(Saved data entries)
· · ·

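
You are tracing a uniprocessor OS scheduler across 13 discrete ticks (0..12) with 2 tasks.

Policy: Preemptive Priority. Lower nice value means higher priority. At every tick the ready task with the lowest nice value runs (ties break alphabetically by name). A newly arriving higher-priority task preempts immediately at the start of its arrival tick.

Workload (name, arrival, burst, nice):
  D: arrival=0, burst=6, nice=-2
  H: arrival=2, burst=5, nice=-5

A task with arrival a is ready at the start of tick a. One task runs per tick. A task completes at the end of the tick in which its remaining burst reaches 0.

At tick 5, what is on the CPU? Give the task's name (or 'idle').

running at tick 5 = H

t=0: ready={D} → run D
t=1: ready={D} → run D
t=2: ready={D,H} → run H
t=3: ready={D,H} → run H
t=4: ready={D,H} → run H
t=5: ready={D,H} → run H
t=6: ready={D,H} → run H
t=7: ready={D} → run D
t=8: ready={D} → run D
t=9: ready={D} → run D
t=10: ready={D} → run D
t=11: (idle)
t=12: (idle)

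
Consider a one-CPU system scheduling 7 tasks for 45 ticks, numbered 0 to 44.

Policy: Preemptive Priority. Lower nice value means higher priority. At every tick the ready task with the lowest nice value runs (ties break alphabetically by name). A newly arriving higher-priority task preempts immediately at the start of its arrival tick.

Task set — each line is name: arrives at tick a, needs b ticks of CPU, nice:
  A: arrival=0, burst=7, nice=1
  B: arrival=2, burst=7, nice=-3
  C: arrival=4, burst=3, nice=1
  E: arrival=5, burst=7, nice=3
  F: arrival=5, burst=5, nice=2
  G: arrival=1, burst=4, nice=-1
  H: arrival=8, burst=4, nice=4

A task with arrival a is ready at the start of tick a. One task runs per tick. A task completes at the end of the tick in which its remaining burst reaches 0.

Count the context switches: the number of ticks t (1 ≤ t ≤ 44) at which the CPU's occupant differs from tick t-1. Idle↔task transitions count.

context switches = 9

t=0: ready={A} → run A
t=1: ready={A,G} → run G
t=2: ready={A,B,G} → run B
t=3: ready={A,B,G} → run B
t=4: ready={A,B,C,G} → run B
t=5: ready={A,B,C,E,F,G} → run B
t=6: ready={A,B,C,E,F,G} → run B
t=7: ready={A,B,C,E,F,G} → run B
t=8: ready={A,B,C,E,F,G,H} → run B
t=9: ready={A,C,E,F,G,H} → run G
t=10: ready={A,C,E,F,G,H} → run G
t=11: ready={A,C,E,F,G,H} → run G
t=12: ready={A,C,E,F,H} → run A
t=13: ready={A,C,E,F,H} → run A
t=14: ready={A,C,E,F,H} → run A
t=15: ready={A,C,E,F,H} → run A
t=16: ready={A,C,E,F,H} → run A
t=17: ready={A,C,E,F,H} → run A
t=18: ready={C,E,F,H} → run C
t=19: ready={C,E,F,H} → run C
t=20: ready={C,E,F,H} → run C
t=21: ready={E,F,H} → run F
t=22: ready={E,F,H} → run F
t=23: ready={E,F,H} → run F
t=24: ready={E,F,H} → run F
t=25: ready={E,F,H} → run F
t=26: ready={E,H} → run E
t=27: ready={E,H} → run E
t=28: ready={E,H} → run E
t=29: ready={E,H} → run E
t=30: ready={E,H} → run E
t=31: ready={E,H} → run E
t=32: ready={E,H} → run E
t=33: ready={H} → run H
t=34: ready={H} → run H
t=35: ready={H} → run H
t=36: ready={H} → run H
t=37: (idle)
t=38: (idle)
t=39: (idle)
t=40: (idle)
t=41: (idle)
t=42: (idle)
t=43: (idle)
t=44: (idle)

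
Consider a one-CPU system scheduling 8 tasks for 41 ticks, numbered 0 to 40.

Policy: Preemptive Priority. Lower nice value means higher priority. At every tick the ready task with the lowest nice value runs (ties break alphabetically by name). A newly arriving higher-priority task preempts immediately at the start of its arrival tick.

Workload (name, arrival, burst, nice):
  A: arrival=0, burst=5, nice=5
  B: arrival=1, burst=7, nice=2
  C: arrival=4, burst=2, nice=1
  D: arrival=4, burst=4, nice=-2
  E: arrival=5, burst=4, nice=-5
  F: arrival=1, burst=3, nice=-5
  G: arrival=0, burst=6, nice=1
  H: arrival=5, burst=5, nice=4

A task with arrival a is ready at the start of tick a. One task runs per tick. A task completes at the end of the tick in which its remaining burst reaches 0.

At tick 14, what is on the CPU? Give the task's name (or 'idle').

running at tick 14 = G

t=0: ready={A,G} → run G
t=1: ready={A,B,F,G} → run F
t=2: ready={A,B,F,G} → run F
t=3: ready={A,B,F,G} → run F
t=4: ready={A,B,C,D,G} → run D
t=5: ready={A,B,C,D,E,G,H} → run E
t=6: ready={A,B,C,D,E,G,H} → run E
t=7: ready={A,B,C,D,E,G,H} → run E
t=8: ready={A,B,C,D,E,G,H} → run E
t=9: ready={A,B,C,D,G,H} → run D
t=10: ready={A,B,C,D,G,H} → run D
t=11: ready={A,B,C,D,G,H} → run D
t=12: ready={A,B,C,G,H} → run C
t=13: ready={A,B,C,G,H} → run C
t=14: ready={A,B,G,H} → run G
t=15: ready={A,B,G,H} → run G
t=16: ready={A,B,G,H} → run G
t=17: ready={A,B,G,H} → run G
t=18: ready={A,B,G,H} → run G
t=19: ready={A,B,H} → run B
t=20: ready={A,B,H} → run B
t=21: ready={A,B,H} → run B
t=22: ready={A,B,H} → run B
t=23: ready={A,B,H} → run B
t=24: ready={A,B,H} → run B
t=25: ready={A,B,H} → run B
t=26: ready={A,H} → run H
t=27: ready={A,H} → run H
t=28: ready={A,H} → run H
t=29: ready={A,H} → run H
t=30: ready={A,H} → run H
t=31: ready={A} → run A
t=32: ready={A} → run A
t=33: ready={A} → run A
t=34: ready={A} → run A
t=35: ready={A} → run A
t=36: (idle)
t=37: (idle)
t=38: (idle)
t=39: (idle)
t=40: (idle)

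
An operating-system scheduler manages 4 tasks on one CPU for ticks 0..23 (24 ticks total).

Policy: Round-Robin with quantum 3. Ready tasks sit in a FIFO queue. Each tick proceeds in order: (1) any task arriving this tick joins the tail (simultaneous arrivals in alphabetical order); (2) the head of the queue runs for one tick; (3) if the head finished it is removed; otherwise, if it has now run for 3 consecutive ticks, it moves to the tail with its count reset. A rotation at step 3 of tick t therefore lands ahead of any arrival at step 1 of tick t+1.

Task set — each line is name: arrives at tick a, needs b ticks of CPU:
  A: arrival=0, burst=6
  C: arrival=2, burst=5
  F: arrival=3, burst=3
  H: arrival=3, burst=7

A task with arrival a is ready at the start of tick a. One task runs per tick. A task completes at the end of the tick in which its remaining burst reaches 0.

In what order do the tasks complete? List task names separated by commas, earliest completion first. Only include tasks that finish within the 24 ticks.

t=0: queue=[A] q_used=0 → run A
t=1: queue=[A] q_used=1 → run A
t=2: queue=[A,C] q_used=2 → run A
t=3: queue=[C,A,F,H] q_used=0 → run C
t=4: queue=[C,A,F,H] q_used=1 → run C
t=5: queue=[C,A,F,H] q_used=2 → run C
t=6: queue=[A,F,H,C] q_used=0 → run A
t=7: queue=[A,F,H,C] q_used=1 → run A
t=8: queue=[A,F,H,C] q_used=2 → run A
t=9: queue=[F,H,C] q_used=0 → run F
t=10: queue=[F,H,C] q_used=1 → run F
t=11: queue=[F,H,C] q_used=2 → run F
t=12: queue=[H,C] q_used=0 → run H
t=13: queue=[H,C] q_used=1 → run H
t=14: queue=[H,C] q_used=2 → run H
t=15: queue=[C,H] q_used=0 → run C
t=16: queue=[C,H] q_used=1 → run C
t=17: queue=[H] q_used=0 → run H
t=18: queue=[H] q_used=1 → run H
t=19: queue=[H] q_used=2 → run H
t=20: queue=[H] q_used=0 → run H
t=21: (idle)
t=22: (idle)
t=23: (idle)

completion order = A, F, C, H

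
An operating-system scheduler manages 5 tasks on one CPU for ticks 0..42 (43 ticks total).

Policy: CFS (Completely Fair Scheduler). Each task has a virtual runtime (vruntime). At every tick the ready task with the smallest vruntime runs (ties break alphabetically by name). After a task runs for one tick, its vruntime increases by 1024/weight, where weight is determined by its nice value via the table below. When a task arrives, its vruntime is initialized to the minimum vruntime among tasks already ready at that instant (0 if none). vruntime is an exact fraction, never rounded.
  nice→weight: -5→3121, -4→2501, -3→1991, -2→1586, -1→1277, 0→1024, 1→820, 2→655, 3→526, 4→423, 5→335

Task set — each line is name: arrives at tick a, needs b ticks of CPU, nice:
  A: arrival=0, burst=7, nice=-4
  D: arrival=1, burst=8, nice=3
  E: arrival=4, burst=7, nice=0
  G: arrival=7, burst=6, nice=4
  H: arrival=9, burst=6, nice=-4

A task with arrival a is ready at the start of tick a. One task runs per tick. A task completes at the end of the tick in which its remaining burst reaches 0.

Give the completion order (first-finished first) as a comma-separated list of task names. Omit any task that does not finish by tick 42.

completion order = A, H, E, D, G

t=0: vr[A=0] → run A
t=1: vr[A=1024/2501 D=1024/2501] → run A
t=2: vr[A=2048/2501 D=1024/2501] → run D
t=3: vr[A=2048/2501 D=1549824/657763] → run A
t=4: vr[A=3072/2501 D=1549824/657763 E=3072/2501] → run A
t=5: vr[A=4096/2501 D=1549824/657763 E=3072/2501] → run E
t=6: vr[A=4096/2501 D=1549824/657763 E=5573/2501] → run A
t=7: vr[A=5120/2501 D=1549824/657763 E=5573/2501 G=5120/2501] → run A
t=8: vr[A=6144/2501 D=1549824/657763 E=5573/2501 G=5120/2501] → run G
t=9: vr[A=6144/2501 D=1549824/657763 E=5573/2501 G=4726784/1057923 H=5573/2501] → run E
t=10: vr[A=6144/2501 D=1549824/657763 E=8074/2501 G=4726784/1057923 H=5573/2501] → run H
t=11: vr[A=6144/2501 D=1549824/657763 E=8074/2501 G=4726784/1057923 H=6597/2501] → run D
t=12: vr[A=6144/2501 D=2830336/657763 E=8074/2501 G=4726784/1057923 H=6597/2501] → run A
t=13: vr[D=2830336/657763 E=8074/2501 G=4726784/1057923 H=6597/2501] → run H
t=14: vr[D=2830336/657763 E=8074/2501 G=4726784/1057923 H=7621/2501] → run H
t=15: vr[D=2830336/657763 E=8074/2501 G=4726784/1057923 H=8645/2501] → run E
t=16: vr[D=2830336/657763 E=10575/2501 G=4726784/1057923 H=8645/2501] → run H
t=17: vr[D=2830336/657763 E=10575/2501 G=4726784/1057923 H=9669/2501] → run H
t=18: vr[D=2830336/657763 E=10575/2501 G=4726784/1057923 H=10693/2501] → run E
t=19: vr[D=2830336/657763 E=13076/2501 G=4726784/1057923 H=10693/2501] → run H
t=20: vr[D=2830336/657763 E=13076/2501 G=4726784/1057923] → run D
t=21: vr[D=4110848/657763 E=13076/2501 G=4726784/1057923] → run G
t=22: vr[D=4110848/657763 E=13076/2501 G=7287808/1057923] → run E
t=23: vr[D=4110848/657763 E=15577/2501 G=7287808/1057923] → run E
t=24: vr[D=4110848/657763 E=18078/2501 G=7287808/1057923] → run D
t=25: vr[D=5391360/657763 E=18078/2501 G=7287808/1057923] → run G
t=26: vr[D=5391360/657763 E=18078/2501 G=3282944/352641] → run E
t=27: vr[D=5391360/657763 G=3282944/352641] → run D
t=28: vr[D=6671872/657763 G=3282944/352641] → run G
t=29: vr[D=6671872/657763 G=12409856/1057923] → run D
t=30: vr[D=7952384/657763 G=12409856/1057923] → run G
t=31: vr[D=7952384/657763 G=14970880/1057923] → run D
t=32: vr[D=9232896/657763 G=14970880/1057923] → run D
t=33: vr[G=14970880/1057923] → run G
t=34: (idle)
t=35: (idle)
t=36: (idle)
t=37: (idle)
t=38: (idle)
t=39: (idle)
t=40: (idle)
t=41: (idle)
t=42: (idle)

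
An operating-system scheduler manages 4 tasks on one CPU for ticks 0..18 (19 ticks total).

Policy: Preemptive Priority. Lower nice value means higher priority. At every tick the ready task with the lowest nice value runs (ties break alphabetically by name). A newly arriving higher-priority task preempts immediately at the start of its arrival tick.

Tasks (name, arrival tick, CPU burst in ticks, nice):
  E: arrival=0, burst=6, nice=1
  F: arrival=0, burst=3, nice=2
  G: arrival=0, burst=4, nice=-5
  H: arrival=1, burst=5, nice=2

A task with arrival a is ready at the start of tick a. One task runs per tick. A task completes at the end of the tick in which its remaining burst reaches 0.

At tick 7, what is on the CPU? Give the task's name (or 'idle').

running at tick 7 = E

t=0: ready={E,F,G} → run G
t=1: ready={E,F,G,H} → run G
t=2: ready={E,F,G,H} → run G
t=3: ready={E,F,G,H} → run G
t=4: ready={E,F,H} → run E
t=5: ready={E,F,H} → run E
t=6: ready={E,F,H} → run E
t=7: ready={E,F,H} → run E
t=8: ready={E,F,H} → run E
t=9: ready={E,F,H} → run E
t=10: ready={F,H} → run F
t=11: ready={F,H} → run F
t=12: ready={F,H} → run F
t=13: ready={H} → run H
t=14: ready={H} → run H
t=15: ready={H} → run H
t=16: ready={H} → run H
t=17: ready={H} → run H
t=18: (idle)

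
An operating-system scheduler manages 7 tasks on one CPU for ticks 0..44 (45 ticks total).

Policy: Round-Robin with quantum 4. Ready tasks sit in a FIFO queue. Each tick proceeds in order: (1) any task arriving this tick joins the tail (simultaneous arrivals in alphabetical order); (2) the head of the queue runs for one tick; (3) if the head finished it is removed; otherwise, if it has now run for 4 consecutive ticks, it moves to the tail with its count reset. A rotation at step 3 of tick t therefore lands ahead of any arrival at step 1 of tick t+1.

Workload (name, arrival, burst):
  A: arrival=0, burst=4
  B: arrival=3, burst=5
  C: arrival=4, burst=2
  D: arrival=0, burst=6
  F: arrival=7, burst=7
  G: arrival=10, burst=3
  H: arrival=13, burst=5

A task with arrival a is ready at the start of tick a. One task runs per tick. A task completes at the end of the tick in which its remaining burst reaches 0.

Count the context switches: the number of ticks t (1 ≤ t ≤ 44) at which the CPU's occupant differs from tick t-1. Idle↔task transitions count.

context switches = 11

t=0: queue=[A,D] q_used=0 → run A
t=1: queue=[A,D] q_used=1 → run A
t=2: queue=[A,D] q_used=2 → run A
t=3: queue=[A,D,B] q_used=3 → run A
t=4: queue=[D,B,C] q_used=0 → run D
t=5: queue=[D,B,C] q_used=1 → run D
t=6: queue=[D,B,C] q_used=2 → run D
t=7: queue=[D,B,C,F] q_used=3 → run D
t=8: queue=[B,C,F,D] q_used=0 → run B
t=9: queue=[B,C,F,D] q_used=1 → run B
t=10: queue=[B,C,F,D,G] q_used=2 → run B
t=11: queue=[B,C,F,D,G] q_used=3 → run B
t=12: queue=[C,F,D,G,B] q_used=0 → run C
t=13: queue=[C,F,D,G,B,H] q_used=1 → run C
t=14: queue=[F,D,G,B,H] q_used=0 → run F
t=15: queue=[F,D,G,B,H] q_used=1 → run F
t=16: queue=[F,D,G,B,H] q_used=2 → run F
t=17: queue=[F,D,G,B,H] q_used=3 → run F
t=18: queue=[D,G,B,H,F] q_used=0 → run D
t=19: queue=[D,G,B,H,F] q_used=1 → run D
t=20: queue=[G,B,H,F] q_used=0 → run G
t=21: queue=[G,B,H,F] q_used=1 → run G
t=22: queue=[G,B,H,F] q_used=2 → run G
t=23: queue=[B,H,F] q_used=0 → run B
t=24: queue=[H,F] q_used=0 → run H
t=25: queue=[H,F] q_used=1 → run H
t=26: queue=[H,F] q_used=2 → run H
t=27: queue=[H,F] q_used=3 → run H
t=28: queue=[F,H] q_used=0 → run F
t=29: queue=[F,H] q_used=1 → run F
t=30: queue=[F,H] q_used=2 → run F
t=31: queue=[H] q_used=0 → run H
t=32: (idle)
t=33: (idle)
t=34: (idle)
t=35: (idle)
t=36: (idle)
t=37: (idle)
t=38: (idle)
t=39: (idle)
t=40: (idle)
t=41: (idle)
t=42: (idle)
t=43: (idle)
t=44: (idle)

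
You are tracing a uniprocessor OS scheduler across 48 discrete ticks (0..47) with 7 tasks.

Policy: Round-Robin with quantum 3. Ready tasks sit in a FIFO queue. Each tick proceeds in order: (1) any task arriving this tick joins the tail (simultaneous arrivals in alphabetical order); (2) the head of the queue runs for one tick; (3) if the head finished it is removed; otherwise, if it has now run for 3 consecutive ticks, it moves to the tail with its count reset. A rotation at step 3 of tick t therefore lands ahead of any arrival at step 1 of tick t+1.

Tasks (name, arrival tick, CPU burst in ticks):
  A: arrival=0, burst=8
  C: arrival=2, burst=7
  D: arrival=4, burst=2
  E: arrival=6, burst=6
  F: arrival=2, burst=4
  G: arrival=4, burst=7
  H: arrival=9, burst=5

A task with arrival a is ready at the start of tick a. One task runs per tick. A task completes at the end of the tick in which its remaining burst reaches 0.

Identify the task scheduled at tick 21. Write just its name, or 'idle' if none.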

· · ·

About this exercise :: If a line in the entries above contains "operating", include it in the count, then report only the total.

Your response :: 4